» TASK INSTRUCTIONS:
Count the lines in the data below holding the string "defines" and write the total by itself.

(Stored data)
Segment Open
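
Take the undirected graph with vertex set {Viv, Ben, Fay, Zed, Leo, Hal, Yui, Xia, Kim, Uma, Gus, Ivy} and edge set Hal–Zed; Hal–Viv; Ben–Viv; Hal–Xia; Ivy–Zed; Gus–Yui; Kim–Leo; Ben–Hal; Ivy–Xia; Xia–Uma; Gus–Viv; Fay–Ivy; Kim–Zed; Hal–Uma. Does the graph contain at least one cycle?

|V| = 12, |E| = 14, number of components = 1.
One cycle is Hal-Xia-Uma-Hal.

Yes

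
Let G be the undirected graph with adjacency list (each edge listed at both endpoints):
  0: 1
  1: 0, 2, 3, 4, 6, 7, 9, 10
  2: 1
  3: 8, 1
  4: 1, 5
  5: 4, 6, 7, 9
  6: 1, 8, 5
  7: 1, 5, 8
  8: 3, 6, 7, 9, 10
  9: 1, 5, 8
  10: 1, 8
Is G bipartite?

Yes

Color {1, 5, 8} black and {0, 2, 3, 4, 6, 7, 9, 10} white. No edge joins two same-colored vertices, so the graph is bipartite.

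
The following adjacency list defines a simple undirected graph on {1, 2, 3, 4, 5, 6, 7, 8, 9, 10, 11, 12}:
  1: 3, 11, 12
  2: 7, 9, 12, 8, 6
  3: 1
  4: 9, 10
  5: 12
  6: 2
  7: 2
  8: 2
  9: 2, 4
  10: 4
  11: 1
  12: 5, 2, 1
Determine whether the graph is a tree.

Yes

|V| = 12, |E| = 11.
It is connected with exactly 11 edges, hence acyclic — it is a tree.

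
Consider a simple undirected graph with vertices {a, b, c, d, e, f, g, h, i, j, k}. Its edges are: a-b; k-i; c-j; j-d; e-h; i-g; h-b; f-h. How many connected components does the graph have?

Component: {c, d, j}
Component: {g, i, k}
Component: {a, b, e, f, h}

3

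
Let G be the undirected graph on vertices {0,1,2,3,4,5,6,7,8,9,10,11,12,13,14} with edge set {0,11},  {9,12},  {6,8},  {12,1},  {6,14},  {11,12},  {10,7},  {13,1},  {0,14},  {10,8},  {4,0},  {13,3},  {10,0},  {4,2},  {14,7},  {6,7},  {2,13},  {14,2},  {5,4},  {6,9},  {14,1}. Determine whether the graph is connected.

A breadth-first search from 0 visits 0, 14, 4, 10, 11, 6, 1, 7, 2, 5, 8, 12, 9, 13, 3 — all 15 vertices — so the graph is connected.

Yes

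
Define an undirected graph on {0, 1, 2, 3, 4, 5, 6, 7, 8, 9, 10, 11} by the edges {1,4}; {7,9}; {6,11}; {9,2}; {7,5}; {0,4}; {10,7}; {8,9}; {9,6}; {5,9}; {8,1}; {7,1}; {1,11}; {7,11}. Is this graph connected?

No

Component: {3}
Component: {0, 1, 2, 4, 5, 6, 7, 8, 9, 10, 11}
There are 2 separate components, so the graph is not connected.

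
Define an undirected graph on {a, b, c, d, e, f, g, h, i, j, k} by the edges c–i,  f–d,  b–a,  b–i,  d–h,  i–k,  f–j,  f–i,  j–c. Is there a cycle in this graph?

Yes

The graph has 11 vertices, 9 edges, and 3 connected components.
One cycle is i-f-j-c-i.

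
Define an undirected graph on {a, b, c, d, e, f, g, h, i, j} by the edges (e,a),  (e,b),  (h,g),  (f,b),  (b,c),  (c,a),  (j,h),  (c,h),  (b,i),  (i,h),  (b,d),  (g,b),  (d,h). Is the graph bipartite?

Color {c, d, e, f, g, i, j} black and {a, b, h} white. No edge joins two same-colored vertices, so the graph is bipartite.

Yes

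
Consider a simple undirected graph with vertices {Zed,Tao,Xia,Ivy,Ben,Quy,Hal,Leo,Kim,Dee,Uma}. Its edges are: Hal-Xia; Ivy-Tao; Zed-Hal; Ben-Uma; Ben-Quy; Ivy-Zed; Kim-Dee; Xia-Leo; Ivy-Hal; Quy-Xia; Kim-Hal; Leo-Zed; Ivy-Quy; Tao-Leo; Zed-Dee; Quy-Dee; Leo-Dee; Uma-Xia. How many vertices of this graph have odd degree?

0

Degrees: Zed:4, Tao:2, Xia:4, Ivy:4, Ben:2, Quy:4, Hal:4, Leo:4, Kim:2, Dee:4, Uma:2
Odd-degree vertices: none.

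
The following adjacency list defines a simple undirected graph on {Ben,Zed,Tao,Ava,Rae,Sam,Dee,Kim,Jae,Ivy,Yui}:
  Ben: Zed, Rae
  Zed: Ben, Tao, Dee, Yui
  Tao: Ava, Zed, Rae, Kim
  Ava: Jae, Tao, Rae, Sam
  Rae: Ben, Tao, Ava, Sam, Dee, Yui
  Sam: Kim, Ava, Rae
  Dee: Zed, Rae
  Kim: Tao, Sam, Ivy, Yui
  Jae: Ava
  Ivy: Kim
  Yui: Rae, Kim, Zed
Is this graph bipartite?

No

The cycle Tao-Ava-Rae-Tao has length 3, which is odd, so the graph is not bipartite.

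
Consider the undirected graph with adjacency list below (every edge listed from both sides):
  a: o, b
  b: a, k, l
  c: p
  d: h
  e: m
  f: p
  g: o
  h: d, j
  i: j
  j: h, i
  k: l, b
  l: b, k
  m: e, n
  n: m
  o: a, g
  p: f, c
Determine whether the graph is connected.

No

Component: {c, f, p}
Component: {e, m, n}
Component: {d, h, i, j}
Component: {a, b, g, k, l, o}
No edge joins these 4 groups, so the graph is disconnected.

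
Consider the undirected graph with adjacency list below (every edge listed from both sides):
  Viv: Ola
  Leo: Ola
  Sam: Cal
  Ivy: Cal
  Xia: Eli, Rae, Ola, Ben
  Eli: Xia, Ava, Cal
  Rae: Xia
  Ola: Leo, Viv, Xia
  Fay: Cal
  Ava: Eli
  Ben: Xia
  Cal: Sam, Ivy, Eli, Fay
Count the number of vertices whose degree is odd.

10

Degrees: Viv:1, Leo:1, Sam:1, Ivy:1, Xia:4, Eli:3, Rae:1, Ola:3, Fay:1, Ava:1, Ben:1, Cal:4
Odd-degree vertices: Viv, Leo, Sam, Ivy, Eli, Rae, Ola, Fay, Ava, Ben.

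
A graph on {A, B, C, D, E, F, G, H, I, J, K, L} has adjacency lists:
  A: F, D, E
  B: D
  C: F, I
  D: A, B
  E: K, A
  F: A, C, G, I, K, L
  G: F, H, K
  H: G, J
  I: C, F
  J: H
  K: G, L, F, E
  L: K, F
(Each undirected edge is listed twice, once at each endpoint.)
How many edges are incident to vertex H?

Neighbors of H: G, J.

2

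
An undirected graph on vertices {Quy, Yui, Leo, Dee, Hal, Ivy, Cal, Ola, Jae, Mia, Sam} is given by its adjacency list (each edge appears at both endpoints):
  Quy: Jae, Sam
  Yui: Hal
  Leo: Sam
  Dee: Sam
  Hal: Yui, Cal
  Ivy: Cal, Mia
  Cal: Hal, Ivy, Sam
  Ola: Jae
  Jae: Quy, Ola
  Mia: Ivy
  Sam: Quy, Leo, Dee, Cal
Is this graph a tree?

Yes

The graph has 11 vertices and 10 edges.
It is connected with exactly 10 edges, hence acyclic — it is a tree.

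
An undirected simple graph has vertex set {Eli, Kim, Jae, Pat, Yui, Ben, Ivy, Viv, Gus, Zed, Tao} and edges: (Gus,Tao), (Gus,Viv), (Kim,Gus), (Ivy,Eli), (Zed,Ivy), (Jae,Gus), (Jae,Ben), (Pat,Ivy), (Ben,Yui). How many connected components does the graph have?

2

Component: {Eli, Pat, Ivy, Zed}
Component: {Kim, Jae, Yui, Ben, Viv, Gus, Tao}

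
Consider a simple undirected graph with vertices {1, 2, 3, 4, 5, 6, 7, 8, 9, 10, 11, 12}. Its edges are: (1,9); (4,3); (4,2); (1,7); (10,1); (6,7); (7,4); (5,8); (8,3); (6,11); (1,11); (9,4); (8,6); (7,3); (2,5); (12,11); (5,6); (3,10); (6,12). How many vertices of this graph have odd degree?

Degrees: 1:4, 2:2, 3:4, 4:4, 5:3, 6:5, 7:4, 8:3, 9:2, 10:2, 11:3, 12:2
Odd-degree vertices: 5, 6, 8, 11.

4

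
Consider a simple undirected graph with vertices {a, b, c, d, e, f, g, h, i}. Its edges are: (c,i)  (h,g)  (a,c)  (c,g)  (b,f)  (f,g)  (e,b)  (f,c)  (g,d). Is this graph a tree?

The graph has 9 vertices and 9 edges.
Connected but with 9 > 8 edges, so it has a cycle and is not a tree.

No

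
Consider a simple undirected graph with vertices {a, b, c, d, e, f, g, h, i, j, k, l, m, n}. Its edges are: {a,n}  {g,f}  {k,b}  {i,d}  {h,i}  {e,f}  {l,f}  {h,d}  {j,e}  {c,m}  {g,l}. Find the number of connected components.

5

Component: {a, n}
Component: {b, k}
Component: {c, m}
Component: {d, h, i}
Component: {e, f, g, j, l}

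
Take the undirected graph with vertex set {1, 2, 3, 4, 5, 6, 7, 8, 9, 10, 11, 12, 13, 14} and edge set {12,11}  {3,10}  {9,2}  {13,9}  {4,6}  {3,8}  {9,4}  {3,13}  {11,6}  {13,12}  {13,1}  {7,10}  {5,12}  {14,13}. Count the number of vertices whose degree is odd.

10

Degrees: 1:1, 2:1, 3:3, 4:2, 5:1, 6:2, 7:1, 8:1, 9:3, 10:2, 11:2, 12:3, 13:5, 14:1
Odd-degree vertices: 1, 2, 3, 5, 7, 8, 9, 12, 13, 14.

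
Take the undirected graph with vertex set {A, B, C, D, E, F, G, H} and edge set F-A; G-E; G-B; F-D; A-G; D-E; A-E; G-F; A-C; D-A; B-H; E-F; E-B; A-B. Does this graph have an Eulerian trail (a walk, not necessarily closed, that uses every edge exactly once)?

No

Degrees: A:6, B:4, C:1, D:3, E:5, F:4, G:4, H:1
Odd-degree vertices: C, D, E, H (4 total).
An Eulerian trail requires 0 or 2 odd-degree vertices; here there are 4.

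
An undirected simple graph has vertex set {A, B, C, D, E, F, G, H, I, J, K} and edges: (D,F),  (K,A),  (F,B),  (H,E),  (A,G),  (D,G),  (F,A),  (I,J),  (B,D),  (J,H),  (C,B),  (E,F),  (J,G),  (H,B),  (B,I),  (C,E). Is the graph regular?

No

Degrees: A:3, B:5, C:2, D:3, E:3, F:4, G:3, H:3, I:2, J:3, K:1
Degrees are not all equal (e.g. deg(K)=1 but deg(B)=5); not regular.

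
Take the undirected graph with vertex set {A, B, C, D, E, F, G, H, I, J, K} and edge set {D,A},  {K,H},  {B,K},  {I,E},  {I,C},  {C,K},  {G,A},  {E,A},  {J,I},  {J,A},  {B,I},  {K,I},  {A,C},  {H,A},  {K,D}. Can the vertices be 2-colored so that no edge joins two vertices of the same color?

The cycle C-I-K-C has length 3, which is odd, so the graph is not bipartite.

No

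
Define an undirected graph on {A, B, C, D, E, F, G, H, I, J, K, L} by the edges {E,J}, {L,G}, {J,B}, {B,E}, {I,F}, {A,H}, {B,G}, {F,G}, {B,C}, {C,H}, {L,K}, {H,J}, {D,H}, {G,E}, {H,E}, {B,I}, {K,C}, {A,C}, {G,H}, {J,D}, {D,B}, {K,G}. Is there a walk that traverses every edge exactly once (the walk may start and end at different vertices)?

Yes

Degrees: A:2, B:6, C:4, D:3, E:4, F:2, G:6, H:6, I:2, J:4, K:3, L:2
Odd-degree vertices: D, K (2 total).
The non-isolated vertices are connected and exactly 2 have odd degree, so an Eulerian trail exists (from D to K).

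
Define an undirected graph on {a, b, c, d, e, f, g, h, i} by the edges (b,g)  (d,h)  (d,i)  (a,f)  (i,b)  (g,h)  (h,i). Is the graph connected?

Component: {c}
Component: {e}
Component: {a, f}
Component: {b, d, g, h, i}
There are 4 separate components, so the graph is not connected.

No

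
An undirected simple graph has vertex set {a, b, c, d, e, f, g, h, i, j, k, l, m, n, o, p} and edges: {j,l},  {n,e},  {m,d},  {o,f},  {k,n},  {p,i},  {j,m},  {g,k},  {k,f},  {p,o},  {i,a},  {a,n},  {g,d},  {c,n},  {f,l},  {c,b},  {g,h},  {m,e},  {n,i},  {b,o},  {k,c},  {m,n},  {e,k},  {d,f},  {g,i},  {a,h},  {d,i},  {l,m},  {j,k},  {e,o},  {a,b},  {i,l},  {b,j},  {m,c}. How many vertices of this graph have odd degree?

Degrees: a:4, b:4, c:4, d:4, e:4, f:4, g:4, h:2, i:6, j:4, k:6, l:4, m:6, n:6, o:4, p:2
Odd-degree vertices: none.

0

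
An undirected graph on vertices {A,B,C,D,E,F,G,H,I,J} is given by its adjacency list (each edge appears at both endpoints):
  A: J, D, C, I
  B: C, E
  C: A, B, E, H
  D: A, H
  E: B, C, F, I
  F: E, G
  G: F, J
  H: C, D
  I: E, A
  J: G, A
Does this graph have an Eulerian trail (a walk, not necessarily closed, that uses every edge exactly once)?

Yes

Degrees: A:4, B:2, C:4, D:2, E:4, F:2, G:2, H:2, I:2, J:2
Odd-degree vertices: none (0 total).
With 0 odd-degree vertices and all edges in one connected piece, an Eulerian trail exists.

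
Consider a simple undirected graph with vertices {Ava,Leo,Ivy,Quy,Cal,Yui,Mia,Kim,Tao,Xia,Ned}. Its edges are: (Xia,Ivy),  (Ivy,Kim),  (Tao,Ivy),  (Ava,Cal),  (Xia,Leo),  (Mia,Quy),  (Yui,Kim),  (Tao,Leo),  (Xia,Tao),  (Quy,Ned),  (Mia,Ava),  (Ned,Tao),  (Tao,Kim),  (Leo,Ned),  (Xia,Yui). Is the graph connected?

Starting from Ava and exploring outward reaches every vertex (Ava, Mia, Cal, Quy, Ned, Leo, Tao, Xia, Kim, Ivy, Yui); the graph is connected.

Yes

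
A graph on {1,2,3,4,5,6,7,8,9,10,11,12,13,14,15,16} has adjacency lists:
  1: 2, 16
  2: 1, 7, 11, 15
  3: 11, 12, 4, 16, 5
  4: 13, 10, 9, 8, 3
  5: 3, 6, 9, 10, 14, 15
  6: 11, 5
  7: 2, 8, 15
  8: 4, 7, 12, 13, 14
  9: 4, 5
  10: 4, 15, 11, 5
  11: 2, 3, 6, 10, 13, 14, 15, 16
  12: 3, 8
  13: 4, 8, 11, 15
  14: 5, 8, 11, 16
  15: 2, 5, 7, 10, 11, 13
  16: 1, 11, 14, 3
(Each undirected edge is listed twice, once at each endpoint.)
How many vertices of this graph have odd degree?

Degrees: 1:2, 2:4, 3:5, 4:5, 5:6, 6:2, 7:3, 8:5, 9:2, 10:4, 11:8, 12:2, 13:4, 14:4, 15:6, 16:4
Odd-degree vertices: 3, 4, 7, 8.

4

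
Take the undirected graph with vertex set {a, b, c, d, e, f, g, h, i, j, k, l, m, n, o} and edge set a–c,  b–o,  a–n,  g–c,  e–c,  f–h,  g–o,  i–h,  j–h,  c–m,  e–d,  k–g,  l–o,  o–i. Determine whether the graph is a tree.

Yes

The graph has 15 vertices and 14 edges.
It is connected with exactly 14 edges, hence acyclic — it is a tree.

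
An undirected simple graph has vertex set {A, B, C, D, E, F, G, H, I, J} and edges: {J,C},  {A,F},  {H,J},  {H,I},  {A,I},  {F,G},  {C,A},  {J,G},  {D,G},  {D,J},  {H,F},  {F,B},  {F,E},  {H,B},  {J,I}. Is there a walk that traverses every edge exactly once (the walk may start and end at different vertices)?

No

Degrees: A:3, B:2, C:2, D:2, E:1, F:5, G:3, H:4, I:3, J:5
Odd-degree vertices: A, E, F, G, I, J (6 total).
With 6 odd-degree vertices (more than two), no single trail can use every edge.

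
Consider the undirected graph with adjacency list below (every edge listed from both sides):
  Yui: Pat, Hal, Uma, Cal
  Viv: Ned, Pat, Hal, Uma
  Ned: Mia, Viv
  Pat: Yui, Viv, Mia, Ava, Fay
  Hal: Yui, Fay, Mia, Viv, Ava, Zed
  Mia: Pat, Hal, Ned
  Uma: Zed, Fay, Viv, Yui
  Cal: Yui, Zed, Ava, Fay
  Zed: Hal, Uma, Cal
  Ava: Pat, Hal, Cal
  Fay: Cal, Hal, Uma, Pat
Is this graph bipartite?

A valid 2-coloring puts {Ned, Pat, Hal, Uma, Cal} on one side and {Yui, Viv, Mia, Zed, Ava, Fay} on the other; every edge crosses between the two sides.

Yes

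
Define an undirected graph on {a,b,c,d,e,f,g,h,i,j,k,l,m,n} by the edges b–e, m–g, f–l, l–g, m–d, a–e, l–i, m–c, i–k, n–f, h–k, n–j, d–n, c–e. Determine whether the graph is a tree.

|V| = 14, |E| = 14.
Connected but with 14 > 13 edges, so it has a cycle and is not a tree.

No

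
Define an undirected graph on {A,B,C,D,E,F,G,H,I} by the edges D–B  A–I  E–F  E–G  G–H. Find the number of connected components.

Component: {C}
Component: {A, I}
Component: {B, D}
Component: {E, F, G, H}

4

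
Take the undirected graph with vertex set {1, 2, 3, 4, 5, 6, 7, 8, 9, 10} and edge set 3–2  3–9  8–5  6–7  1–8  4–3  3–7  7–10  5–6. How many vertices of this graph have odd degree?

Degrees: 1:1, 2:1, 3:4, 4:1, 5:2, 6:2, 7:3, 8:2, 9:1, 10:1
Odd-degree vertices: 1, 2, 4, 7, 9, 10.

6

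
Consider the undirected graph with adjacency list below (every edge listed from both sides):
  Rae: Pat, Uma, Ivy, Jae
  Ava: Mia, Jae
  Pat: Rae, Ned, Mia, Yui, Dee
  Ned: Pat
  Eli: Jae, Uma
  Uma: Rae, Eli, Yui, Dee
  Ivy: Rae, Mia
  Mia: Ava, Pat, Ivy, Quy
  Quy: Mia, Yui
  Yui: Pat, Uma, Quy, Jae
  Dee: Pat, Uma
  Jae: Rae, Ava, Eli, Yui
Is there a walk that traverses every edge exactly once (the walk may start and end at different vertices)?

Yes

Degrees: Rae:4, Ava:2, Pat:5, Ned:1, Eli:2, Uma:4, Ivy:2, Mia:4, Quy:2, Yui:4, Dee:2, Jae:4
Odd-degree vertices: Pat, Ned (2 total).
The non-isolated vertices are connected and exactly 2 have odd degree, so an Eulerian trail exists (from Pat to Ned).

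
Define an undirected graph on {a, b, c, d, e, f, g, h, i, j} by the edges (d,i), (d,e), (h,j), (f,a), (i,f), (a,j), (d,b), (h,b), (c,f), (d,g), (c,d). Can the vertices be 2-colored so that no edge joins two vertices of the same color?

No

h-b-d-c-f-a-j-h is an odd cycle (length 7), and a bipartite graph can contain only even cycles.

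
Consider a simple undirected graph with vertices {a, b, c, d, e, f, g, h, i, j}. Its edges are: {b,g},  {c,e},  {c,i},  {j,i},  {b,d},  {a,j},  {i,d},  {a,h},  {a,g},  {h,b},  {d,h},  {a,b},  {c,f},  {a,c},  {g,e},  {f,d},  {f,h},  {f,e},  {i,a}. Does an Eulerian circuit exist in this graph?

Degrees: a:6, b:4, c:4, d:4, e:3, f:4, g:3, h:4, i:4, j:2
Vertices with odd degree: e, g. An Eulerian circuit requires all degrees even.

No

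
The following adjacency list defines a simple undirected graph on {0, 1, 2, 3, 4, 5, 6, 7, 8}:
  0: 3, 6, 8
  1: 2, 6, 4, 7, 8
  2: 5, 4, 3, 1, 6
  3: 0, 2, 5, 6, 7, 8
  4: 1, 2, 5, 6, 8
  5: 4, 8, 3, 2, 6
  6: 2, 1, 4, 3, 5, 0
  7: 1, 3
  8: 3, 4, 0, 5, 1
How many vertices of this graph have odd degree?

Degrees: 0:3, 1:5, 2:5, 3:6, 4:5, 5:5, 6:6, 7:2, 8:5
Odd-degree vertices: 0, 1, 2, 4, 5, 8.

6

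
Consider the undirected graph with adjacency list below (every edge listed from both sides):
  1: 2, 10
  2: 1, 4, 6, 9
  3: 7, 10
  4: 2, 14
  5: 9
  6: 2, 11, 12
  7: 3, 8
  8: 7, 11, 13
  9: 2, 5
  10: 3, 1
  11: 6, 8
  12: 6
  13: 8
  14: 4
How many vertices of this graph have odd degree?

6

Degrees: 1:2, 2:4, 3:2, 4:2, 5:1, 6:3, 7:2, 8:3, 9:2, 10:2, 11:2, 12:1, 13:1, 14:1
Odd-degree vertices: 5, 6, 8, 12, 13, 14.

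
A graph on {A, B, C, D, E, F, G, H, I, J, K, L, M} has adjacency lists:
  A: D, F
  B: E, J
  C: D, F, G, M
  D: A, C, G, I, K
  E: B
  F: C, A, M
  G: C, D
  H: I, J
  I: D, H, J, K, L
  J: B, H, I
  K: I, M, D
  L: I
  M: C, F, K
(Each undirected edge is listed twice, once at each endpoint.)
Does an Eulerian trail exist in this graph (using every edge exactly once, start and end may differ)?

No

Degrees: A:2, B:2, C:4, D:5, E:1, F:3, G:2, H:2, I:5, J:3, K:3, L:1, M:3
Odd-degree vertices: D, E, F, I, J, K, L, M (8 total).
With 8 odd-degree vertices (more than two), no single trail can use every edge.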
Segment Closed
» EXERCISE RESPONSE:
3